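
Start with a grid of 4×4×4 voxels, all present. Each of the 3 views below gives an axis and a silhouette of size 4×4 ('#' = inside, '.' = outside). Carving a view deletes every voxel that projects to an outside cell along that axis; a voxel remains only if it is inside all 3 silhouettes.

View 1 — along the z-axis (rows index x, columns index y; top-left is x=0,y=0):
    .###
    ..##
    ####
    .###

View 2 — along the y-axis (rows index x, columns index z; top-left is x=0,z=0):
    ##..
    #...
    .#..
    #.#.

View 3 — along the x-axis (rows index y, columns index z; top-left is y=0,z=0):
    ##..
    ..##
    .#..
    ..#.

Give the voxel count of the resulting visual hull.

remaining voxels: 5

initial block: 4^3 = 64
carve view 1 (along z, XY-mask fill 12/16): 48 voxels remain
carve view 2 (along y, XZ-mask fill 6/16): 18 voxels remain
carve view 3 (along x, YZ-mask fill 6/16): 5 voxels remain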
|---|
→ What is required:
Wherever a line of the data above contains "left", copy that line.

→ Solved exercise:
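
View 1 — along the z-axis (rows index x, columns index y; top-left is x=0,y=0):
View 2 — along the y-axis (rows index x, columns index z; top-left is x=0,z=0):
View 3 — along the x-axis (rows index y, columns index z; top-left is y=0,z=0):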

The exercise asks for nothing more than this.